WHAT THIS TASK INVOLVES |
Below are records; please set down exactly the lines from the first through the one containing "port1: ALU, BR, MUL".

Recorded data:
*** Block opens ***

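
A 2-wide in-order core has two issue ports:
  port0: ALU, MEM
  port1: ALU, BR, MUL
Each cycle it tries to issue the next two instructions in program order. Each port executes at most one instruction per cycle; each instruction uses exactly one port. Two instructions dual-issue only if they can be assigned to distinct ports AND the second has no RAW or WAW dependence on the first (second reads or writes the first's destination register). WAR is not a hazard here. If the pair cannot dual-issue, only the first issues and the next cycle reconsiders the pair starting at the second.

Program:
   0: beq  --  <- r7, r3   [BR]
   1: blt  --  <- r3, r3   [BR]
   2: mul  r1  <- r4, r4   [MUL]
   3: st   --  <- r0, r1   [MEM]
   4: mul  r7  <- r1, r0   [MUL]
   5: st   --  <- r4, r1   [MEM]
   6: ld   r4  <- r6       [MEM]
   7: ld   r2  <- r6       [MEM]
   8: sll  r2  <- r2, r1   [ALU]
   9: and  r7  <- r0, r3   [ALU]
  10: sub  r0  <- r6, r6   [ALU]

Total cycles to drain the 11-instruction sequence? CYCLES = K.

0. beq.BR @i0  | no-port BR/BR
1. blt.BR @i1  | no-port BR/MUL
2. mul.MUL @i2  | RAW r1
3. st.MEM/mul.MUL @i3,i4  | pair
4. st.MEM @i5  | no-port MEM/MEM
5. ld.MEM @i6  | no-port MEM/MEM
6. ld.MEM @i7  | RAW+WAW r2
7. sll.ALU/and.ALU @i8,i9  | pair
8. sub.ALU @i10  | tail

CYCLES = 9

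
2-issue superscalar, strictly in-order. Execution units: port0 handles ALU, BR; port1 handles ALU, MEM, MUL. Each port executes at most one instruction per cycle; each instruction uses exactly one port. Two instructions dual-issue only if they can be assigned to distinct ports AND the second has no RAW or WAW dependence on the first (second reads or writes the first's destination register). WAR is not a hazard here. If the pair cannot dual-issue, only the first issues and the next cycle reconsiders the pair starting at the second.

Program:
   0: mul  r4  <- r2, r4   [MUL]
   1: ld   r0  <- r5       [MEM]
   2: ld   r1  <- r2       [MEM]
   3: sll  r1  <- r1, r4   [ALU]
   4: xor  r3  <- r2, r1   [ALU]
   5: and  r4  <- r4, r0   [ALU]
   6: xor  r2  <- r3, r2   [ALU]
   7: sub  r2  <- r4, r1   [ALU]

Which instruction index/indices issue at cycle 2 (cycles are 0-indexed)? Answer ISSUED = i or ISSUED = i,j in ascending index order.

0. mul.MUL @i0  | no-port MUL/MEM
1. ld.MEM @i1  | no-port MEM/MEM
2. ld.MEM @i2  | RAW+WAW r1
3. sll.ALU @i3  | RAW r1
4. xor.ALU;and.ALU @i4&i5  | pair
5. xor.ALU @i6  | WAW r2
6. sub.ALU @i7  | tail

ISSUED = 2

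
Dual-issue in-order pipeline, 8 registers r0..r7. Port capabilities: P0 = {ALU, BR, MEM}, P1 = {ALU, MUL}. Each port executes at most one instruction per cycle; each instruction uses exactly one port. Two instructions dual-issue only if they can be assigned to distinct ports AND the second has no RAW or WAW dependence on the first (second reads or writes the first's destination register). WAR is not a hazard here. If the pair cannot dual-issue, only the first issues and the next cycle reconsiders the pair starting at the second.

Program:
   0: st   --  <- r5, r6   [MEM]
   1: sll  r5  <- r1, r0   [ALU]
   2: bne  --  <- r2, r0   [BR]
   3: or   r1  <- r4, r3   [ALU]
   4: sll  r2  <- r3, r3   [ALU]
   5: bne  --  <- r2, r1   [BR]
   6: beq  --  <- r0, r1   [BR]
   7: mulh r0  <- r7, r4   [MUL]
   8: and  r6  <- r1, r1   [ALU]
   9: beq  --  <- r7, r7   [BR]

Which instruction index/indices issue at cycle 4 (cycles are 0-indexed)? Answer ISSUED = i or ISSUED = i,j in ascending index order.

ISSUED = 6,7

t=0 i0/i1:st.MEM+sll.ALU ; pair
t=1 i2/i3:bne.BR+or.ALU ; pair
t=2 i4:sll.ALU ; RAW r2
t=3 i5:bne.BR ; no-port BR/BR
t=4 i6/i7:beq.BR+mulh.MUL ; pair
t=5 i8/i9:and.ALU+beq.BR ; pair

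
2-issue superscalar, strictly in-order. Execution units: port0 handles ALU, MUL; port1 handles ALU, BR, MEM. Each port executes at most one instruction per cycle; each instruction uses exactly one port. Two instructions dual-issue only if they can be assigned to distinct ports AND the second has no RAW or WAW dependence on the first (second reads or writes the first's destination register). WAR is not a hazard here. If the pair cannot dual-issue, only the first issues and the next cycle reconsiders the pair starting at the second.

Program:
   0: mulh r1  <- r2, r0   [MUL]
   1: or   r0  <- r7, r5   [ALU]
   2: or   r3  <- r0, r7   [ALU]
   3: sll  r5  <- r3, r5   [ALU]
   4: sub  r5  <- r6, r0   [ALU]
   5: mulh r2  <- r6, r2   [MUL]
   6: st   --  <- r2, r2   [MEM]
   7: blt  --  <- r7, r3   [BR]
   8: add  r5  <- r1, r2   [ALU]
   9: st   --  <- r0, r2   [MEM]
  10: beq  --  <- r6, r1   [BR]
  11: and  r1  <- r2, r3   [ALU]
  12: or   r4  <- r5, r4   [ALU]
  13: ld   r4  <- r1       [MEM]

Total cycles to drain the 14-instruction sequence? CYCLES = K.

CYCLES = 10

c0: i0/i1 mulh;or  2-wide
c1: i2 or  RAW r3
c2: i3 sll  WAW r5
c3: i4/i5 sub;mulh  2-wide
c4: i6 st  no-port MEM/BR
c5: i7/i8 blt;add  2-wide
c6: i9 st  no-port MEM/BR
c7: i10/i11 beq;and  2-wide
c8: i12 or  WAW r4
c9: i13 ld  tail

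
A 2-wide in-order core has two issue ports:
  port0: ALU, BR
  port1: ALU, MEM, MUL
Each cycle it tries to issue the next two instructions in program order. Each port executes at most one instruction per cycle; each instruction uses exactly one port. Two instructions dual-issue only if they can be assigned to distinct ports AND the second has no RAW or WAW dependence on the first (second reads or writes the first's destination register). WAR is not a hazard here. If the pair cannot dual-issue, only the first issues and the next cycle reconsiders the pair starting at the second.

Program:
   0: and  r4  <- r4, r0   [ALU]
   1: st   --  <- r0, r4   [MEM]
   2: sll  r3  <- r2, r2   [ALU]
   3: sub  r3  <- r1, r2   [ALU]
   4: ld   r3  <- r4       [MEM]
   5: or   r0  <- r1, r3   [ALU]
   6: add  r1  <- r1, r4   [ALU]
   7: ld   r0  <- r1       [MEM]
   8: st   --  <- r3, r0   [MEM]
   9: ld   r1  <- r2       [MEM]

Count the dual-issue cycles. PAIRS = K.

PAIRS = 2

t=0 i0:and.ALU ; RAW r4
t=1 i1&i2:st.MEM sll.ALU ; dual
t=2 i3:sub.ALU ; WAW r3
t=3 i4:ld.MEM ; RAW r3
t=4 i5&i6:or.ALU add.ALU ; dual
t=5 i7:ld.MEM ; no-port MEM/MEM
t=6 i8:st.MEM ; no-port MEM/MEM
t=7 i9:ld.MEM ; tail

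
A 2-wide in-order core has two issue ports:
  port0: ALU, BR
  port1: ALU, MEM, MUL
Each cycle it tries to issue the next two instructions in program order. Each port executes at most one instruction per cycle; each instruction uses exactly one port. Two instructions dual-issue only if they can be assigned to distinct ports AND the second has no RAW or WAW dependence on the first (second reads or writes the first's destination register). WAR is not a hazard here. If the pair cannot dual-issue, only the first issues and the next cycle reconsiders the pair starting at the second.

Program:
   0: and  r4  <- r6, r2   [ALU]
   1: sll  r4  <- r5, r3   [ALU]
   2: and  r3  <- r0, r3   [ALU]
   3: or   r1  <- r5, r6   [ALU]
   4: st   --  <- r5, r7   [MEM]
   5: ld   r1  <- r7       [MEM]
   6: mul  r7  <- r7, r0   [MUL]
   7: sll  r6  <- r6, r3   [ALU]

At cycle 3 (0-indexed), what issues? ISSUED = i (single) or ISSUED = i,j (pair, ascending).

ISSUED = 5

0. and @i0  | WAW r4
1. sll and @i1&i2  | dual
2. or st @i3&i4  | dual
3. ld @i5  | no-port MEM/MUL
4. mul sll @i6&i7  | dual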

*** Block closes ***

OUTPUT OF THE EXERCISE |
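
A 2-wide in-order core has two issue ports:
  port0: ALU, MEM
  port1: ALU, BR, MUL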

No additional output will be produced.